**Instructions for the task:**
The answer must consist of every line from the entries below that contains the word "sheet".

(Records from a data collection)
Content starts
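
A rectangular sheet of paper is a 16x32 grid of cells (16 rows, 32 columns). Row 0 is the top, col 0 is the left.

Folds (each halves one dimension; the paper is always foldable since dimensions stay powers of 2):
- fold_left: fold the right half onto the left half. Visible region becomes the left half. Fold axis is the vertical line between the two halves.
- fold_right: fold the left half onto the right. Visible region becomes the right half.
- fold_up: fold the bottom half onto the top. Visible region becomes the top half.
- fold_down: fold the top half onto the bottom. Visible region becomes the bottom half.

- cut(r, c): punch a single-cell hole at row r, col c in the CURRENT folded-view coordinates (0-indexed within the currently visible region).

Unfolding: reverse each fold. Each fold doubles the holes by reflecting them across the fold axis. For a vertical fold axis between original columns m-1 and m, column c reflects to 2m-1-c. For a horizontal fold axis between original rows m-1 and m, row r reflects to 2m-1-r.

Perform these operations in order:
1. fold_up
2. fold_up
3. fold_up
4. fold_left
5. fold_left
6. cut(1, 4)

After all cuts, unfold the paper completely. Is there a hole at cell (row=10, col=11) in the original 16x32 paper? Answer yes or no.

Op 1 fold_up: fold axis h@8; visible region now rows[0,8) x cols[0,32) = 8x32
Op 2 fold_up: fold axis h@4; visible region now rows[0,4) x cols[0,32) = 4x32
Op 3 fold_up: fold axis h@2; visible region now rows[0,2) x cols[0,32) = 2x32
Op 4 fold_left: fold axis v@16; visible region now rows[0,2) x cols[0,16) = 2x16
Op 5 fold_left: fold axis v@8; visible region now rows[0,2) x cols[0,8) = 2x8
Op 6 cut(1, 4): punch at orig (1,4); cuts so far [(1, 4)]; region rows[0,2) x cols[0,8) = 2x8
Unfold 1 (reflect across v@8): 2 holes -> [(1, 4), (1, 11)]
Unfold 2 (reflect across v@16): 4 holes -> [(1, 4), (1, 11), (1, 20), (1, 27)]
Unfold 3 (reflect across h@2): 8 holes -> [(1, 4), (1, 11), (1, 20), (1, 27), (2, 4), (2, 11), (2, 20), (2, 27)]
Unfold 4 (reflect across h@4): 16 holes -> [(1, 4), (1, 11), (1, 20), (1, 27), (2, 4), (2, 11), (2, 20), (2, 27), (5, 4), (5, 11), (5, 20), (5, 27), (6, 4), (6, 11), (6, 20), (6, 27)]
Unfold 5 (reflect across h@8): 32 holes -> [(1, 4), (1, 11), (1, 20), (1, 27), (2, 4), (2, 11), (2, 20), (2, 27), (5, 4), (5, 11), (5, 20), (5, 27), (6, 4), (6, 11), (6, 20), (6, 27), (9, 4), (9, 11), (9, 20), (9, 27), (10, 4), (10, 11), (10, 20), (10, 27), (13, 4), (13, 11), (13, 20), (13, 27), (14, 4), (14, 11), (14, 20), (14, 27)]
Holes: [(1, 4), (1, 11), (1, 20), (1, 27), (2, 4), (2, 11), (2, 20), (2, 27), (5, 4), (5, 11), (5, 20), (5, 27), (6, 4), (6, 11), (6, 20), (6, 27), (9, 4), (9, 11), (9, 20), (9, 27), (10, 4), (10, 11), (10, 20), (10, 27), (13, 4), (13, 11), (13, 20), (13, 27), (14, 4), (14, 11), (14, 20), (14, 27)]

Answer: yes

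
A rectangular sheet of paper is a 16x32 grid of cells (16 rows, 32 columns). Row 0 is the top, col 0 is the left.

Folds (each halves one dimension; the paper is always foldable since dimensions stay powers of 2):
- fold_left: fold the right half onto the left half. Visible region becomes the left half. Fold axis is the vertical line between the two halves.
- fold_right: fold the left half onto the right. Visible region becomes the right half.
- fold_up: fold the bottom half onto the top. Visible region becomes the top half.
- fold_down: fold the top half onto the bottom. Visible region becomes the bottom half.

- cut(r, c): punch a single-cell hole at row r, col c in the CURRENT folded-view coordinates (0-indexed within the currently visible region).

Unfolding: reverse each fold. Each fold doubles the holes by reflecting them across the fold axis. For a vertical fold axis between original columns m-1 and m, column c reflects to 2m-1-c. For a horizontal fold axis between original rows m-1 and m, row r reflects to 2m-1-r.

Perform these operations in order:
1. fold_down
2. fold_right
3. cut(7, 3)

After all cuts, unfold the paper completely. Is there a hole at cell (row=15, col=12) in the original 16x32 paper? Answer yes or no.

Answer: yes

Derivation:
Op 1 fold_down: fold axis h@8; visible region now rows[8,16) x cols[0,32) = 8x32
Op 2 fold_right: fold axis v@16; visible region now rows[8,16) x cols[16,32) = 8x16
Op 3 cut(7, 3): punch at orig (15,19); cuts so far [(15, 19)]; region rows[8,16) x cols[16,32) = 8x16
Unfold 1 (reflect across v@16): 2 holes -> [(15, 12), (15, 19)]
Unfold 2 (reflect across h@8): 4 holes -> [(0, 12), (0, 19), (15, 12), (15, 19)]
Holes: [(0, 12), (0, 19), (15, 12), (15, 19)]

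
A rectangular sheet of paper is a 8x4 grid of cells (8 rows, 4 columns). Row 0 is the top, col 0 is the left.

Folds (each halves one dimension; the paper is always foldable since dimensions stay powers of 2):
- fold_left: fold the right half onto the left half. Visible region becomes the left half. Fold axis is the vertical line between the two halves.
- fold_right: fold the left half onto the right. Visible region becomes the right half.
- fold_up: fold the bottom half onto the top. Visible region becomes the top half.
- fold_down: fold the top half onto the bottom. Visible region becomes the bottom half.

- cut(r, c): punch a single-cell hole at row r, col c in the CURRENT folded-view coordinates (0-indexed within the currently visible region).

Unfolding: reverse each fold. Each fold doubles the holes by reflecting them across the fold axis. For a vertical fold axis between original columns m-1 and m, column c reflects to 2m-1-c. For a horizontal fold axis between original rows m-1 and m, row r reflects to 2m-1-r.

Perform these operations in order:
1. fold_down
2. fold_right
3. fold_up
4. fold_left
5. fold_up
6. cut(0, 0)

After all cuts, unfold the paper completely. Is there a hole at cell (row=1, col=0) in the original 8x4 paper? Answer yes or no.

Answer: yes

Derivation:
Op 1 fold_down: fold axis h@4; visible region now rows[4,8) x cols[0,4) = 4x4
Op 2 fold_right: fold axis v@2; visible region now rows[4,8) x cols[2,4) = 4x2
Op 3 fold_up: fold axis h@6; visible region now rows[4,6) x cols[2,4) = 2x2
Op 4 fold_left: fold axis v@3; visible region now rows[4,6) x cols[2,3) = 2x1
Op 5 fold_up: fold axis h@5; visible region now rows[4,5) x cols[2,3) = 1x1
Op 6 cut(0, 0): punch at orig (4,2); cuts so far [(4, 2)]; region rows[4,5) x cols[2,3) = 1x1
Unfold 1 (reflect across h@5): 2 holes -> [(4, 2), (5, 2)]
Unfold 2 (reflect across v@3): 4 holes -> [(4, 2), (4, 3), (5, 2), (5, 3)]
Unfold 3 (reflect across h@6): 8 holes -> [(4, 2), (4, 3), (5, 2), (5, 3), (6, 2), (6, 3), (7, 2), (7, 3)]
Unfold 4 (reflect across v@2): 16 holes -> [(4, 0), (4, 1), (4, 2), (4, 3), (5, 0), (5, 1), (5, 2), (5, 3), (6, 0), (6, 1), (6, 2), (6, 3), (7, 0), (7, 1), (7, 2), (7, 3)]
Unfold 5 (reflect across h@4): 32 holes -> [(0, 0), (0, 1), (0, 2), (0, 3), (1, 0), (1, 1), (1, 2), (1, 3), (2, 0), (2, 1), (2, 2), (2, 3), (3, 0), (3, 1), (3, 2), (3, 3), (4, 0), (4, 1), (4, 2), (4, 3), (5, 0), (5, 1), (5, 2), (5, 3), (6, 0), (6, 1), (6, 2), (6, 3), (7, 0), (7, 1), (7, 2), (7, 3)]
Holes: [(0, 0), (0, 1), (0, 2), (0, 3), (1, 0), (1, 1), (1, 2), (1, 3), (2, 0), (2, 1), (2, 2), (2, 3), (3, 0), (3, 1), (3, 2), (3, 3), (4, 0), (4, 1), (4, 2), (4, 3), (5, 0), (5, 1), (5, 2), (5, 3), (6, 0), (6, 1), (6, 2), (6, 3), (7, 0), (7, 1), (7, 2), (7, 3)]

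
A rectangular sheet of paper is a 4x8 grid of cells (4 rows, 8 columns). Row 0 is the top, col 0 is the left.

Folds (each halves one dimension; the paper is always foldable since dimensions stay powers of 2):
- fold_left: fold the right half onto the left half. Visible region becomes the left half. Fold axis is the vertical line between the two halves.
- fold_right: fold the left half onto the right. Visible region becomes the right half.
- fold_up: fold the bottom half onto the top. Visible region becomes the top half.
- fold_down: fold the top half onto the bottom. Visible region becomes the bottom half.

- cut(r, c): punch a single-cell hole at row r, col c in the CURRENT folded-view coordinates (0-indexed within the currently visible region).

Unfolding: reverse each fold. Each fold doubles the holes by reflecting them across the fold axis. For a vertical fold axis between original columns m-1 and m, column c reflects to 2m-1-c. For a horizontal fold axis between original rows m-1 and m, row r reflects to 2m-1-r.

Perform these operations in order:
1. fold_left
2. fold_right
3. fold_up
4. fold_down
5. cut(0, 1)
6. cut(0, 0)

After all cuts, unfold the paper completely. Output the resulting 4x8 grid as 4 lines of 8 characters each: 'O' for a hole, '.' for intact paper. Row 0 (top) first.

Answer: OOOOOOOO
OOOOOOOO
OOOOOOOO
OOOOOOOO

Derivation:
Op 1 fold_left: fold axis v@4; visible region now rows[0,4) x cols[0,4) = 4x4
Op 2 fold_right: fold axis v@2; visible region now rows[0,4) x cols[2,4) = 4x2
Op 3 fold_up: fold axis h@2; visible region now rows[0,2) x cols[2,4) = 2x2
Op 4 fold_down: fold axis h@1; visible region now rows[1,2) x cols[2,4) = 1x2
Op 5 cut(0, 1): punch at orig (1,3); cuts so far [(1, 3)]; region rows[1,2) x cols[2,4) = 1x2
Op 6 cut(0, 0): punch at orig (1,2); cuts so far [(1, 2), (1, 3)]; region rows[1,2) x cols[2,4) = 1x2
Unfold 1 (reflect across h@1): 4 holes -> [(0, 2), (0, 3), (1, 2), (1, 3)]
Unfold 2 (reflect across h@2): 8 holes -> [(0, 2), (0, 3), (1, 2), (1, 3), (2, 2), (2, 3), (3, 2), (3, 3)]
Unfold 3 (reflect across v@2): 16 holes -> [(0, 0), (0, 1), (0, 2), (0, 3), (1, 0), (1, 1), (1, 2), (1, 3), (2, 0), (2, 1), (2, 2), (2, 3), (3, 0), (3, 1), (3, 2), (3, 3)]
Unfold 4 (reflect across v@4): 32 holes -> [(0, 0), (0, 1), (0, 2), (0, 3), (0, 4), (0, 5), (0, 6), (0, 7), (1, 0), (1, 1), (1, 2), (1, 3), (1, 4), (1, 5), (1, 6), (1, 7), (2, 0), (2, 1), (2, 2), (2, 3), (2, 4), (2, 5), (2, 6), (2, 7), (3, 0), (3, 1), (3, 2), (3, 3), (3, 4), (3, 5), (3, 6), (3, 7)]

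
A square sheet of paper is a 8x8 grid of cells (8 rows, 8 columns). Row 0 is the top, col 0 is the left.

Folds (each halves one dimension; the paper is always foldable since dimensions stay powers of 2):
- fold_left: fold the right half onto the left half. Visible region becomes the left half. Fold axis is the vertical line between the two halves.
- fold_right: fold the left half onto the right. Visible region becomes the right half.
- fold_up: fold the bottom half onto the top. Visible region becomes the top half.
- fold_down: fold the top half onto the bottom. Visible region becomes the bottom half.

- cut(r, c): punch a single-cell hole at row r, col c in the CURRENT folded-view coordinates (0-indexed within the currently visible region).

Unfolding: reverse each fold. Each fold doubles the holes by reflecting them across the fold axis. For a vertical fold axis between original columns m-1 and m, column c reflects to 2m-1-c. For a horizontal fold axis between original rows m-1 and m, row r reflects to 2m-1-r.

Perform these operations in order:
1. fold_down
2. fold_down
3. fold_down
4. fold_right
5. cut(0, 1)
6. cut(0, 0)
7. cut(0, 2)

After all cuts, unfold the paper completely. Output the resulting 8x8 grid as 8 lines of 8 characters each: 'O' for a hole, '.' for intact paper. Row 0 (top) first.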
Content ends
**Answer to this task:**
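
A rectangular sheet of paper is a 16x32 grid of cells (16 rows, 32 columns). Row 0 is the top, col 0 is the left.
A rectangular sheet of paper is a 16x32 grid of cells (16 rows, 32 columns). Row 0 is the top, col 0 is the left.
A rectangular sheet of paper is a 8x4 grid of cells (8 rows, 4 columns). Row 0 is the top, col 0 is the left.
A rectangular sheet of paper is a 4x8 grid of cells (4 rows, 8 columns). Row 0 is the top, col 0 is the left.
A square sheet of paper is a 8x8 grid of cells (8 rows, 8 columns). Row 0 is the top, col 0 is the left.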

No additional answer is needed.